**WHAT IS EXPECTED**: Of all the lines below, return only those starting with the line holding "Language L-16 obeys" and going on through the line holding "(b) An onset contains at most 3 consonants.", exactly as written.

*** Opening RECORDS FOR PROCESSING ***

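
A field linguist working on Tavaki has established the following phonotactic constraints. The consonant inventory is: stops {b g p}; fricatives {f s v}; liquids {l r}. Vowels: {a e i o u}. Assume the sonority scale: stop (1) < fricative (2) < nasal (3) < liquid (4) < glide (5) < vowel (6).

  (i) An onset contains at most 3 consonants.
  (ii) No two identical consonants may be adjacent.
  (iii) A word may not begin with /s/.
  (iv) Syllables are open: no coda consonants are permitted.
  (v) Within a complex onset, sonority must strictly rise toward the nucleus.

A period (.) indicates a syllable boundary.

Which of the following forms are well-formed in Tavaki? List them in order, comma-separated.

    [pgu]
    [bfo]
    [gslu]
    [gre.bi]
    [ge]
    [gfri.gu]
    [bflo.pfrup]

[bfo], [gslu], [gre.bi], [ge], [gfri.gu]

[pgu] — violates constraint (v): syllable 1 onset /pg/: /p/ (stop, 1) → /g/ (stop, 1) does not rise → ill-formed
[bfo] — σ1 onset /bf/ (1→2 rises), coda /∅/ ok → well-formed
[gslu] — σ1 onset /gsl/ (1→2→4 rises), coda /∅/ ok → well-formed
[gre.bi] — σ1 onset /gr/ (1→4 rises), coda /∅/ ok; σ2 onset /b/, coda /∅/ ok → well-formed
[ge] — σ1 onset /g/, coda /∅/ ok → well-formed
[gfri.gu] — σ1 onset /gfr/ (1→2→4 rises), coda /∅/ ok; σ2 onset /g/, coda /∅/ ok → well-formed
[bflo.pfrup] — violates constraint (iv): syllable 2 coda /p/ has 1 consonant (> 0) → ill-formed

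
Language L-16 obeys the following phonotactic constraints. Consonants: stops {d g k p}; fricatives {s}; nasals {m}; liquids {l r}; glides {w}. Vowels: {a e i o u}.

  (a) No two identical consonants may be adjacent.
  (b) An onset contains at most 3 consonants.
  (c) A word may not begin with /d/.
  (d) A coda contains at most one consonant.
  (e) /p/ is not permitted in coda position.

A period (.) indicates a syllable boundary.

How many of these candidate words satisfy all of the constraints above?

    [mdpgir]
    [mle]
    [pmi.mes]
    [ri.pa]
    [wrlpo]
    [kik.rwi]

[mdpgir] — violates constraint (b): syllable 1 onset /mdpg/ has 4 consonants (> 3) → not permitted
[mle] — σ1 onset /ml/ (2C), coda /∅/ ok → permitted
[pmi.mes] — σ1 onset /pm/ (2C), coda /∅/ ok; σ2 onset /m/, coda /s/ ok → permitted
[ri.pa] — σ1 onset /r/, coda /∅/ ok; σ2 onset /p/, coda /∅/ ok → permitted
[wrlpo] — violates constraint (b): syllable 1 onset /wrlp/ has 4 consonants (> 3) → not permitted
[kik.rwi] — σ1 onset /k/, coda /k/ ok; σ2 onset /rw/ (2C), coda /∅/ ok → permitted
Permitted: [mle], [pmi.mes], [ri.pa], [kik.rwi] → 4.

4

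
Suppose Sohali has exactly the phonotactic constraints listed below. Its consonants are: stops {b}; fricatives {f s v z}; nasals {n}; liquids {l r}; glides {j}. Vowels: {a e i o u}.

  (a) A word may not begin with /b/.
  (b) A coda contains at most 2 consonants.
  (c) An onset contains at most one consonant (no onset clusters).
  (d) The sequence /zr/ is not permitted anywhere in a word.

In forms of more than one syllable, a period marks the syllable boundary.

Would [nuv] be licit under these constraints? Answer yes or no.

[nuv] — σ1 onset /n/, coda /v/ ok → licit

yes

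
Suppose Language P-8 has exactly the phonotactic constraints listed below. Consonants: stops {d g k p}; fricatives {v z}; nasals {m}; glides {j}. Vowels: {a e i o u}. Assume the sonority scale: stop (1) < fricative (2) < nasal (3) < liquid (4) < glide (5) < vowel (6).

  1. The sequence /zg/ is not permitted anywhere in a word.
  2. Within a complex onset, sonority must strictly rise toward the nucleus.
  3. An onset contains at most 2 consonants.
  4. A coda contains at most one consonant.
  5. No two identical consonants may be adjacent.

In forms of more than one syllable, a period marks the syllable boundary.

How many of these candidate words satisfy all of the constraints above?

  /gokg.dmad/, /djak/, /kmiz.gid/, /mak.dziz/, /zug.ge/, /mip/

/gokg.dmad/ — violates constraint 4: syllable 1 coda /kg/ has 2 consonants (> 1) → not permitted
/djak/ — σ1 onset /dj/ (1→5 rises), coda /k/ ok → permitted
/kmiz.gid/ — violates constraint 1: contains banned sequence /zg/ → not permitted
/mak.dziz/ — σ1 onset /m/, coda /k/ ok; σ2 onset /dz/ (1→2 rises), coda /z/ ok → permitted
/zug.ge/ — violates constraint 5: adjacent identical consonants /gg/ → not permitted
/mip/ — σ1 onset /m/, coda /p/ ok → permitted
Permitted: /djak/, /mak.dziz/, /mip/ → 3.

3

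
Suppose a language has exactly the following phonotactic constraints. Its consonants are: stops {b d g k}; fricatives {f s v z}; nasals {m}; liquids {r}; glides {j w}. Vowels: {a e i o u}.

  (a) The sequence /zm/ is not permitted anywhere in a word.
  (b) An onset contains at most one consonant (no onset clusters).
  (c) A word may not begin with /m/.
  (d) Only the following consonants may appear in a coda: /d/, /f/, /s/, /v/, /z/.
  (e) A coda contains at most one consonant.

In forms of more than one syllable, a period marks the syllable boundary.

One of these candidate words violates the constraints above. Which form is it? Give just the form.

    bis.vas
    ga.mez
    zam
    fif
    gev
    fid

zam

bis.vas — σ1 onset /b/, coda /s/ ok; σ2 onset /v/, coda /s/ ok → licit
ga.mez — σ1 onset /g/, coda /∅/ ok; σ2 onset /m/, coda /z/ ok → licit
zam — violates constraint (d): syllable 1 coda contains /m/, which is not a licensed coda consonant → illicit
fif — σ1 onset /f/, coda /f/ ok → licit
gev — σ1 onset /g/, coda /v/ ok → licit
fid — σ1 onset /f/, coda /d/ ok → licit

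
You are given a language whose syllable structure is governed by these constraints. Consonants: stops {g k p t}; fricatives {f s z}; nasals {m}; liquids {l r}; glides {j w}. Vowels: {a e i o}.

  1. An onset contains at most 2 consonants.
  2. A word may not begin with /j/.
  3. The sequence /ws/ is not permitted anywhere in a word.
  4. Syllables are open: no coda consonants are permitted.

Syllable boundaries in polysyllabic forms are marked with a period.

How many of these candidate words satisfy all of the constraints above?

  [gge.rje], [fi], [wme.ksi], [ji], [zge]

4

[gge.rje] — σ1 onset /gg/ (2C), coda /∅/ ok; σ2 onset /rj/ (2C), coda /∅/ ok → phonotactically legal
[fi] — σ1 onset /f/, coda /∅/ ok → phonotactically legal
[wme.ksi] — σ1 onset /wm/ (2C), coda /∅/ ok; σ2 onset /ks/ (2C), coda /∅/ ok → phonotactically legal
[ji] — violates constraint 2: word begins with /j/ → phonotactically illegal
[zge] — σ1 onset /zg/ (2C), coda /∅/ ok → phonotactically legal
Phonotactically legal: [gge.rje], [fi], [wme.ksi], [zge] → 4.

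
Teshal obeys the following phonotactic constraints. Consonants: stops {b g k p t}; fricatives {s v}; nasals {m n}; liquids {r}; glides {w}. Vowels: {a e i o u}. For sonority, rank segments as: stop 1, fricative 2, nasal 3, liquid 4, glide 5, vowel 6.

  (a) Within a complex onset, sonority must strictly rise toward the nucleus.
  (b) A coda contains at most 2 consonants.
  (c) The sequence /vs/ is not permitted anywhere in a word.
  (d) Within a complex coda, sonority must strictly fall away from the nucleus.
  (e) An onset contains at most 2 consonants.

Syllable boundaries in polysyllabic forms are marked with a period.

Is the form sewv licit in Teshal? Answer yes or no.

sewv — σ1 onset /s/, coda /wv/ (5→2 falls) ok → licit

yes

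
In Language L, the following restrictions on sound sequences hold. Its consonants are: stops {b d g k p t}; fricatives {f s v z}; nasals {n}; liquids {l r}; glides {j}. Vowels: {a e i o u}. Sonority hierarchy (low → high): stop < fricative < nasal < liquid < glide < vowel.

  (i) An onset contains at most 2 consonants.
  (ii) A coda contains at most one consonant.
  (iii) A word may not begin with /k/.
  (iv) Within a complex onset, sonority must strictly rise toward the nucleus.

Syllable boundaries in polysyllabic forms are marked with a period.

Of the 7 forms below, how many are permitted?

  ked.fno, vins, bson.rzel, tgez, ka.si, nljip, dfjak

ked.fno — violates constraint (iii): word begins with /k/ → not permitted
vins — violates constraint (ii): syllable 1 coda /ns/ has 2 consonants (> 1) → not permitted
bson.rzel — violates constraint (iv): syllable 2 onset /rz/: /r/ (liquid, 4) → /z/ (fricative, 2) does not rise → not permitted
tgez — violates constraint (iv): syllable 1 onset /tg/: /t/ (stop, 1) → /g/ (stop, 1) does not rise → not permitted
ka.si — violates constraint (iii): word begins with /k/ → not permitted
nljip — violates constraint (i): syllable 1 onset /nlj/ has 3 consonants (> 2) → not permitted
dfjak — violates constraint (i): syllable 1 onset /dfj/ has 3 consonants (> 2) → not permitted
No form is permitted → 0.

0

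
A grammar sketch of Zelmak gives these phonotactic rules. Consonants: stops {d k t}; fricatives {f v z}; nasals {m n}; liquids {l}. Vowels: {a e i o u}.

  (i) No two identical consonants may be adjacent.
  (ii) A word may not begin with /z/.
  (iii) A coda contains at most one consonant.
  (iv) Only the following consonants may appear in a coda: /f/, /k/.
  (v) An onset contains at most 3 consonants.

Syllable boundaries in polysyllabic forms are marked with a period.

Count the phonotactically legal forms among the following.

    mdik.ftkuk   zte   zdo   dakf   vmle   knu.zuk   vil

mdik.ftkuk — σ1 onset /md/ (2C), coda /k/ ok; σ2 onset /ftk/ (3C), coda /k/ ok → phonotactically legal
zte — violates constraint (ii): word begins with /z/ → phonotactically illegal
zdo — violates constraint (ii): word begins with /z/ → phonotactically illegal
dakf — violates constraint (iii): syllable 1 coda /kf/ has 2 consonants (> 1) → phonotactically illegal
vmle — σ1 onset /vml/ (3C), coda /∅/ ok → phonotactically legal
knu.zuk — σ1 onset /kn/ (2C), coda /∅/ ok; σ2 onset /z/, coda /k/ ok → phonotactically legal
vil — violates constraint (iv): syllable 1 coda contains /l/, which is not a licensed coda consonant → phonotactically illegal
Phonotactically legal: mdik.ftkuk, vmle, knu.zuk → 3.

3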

*** Closing RECORDS FOR PROCESSING ***

**WRITTEN ANSWER**:
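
Language L-16 obeys the following phonotactic constraints. Consonants: stops {d g k p}; fricatives {s}; nasals {m}; liquids {l r}; glides {w}. Vowels: {a e i o u}.

  (a) No two identical consonants may be adjacent.
  (b) An onset contains at most 3 consonants.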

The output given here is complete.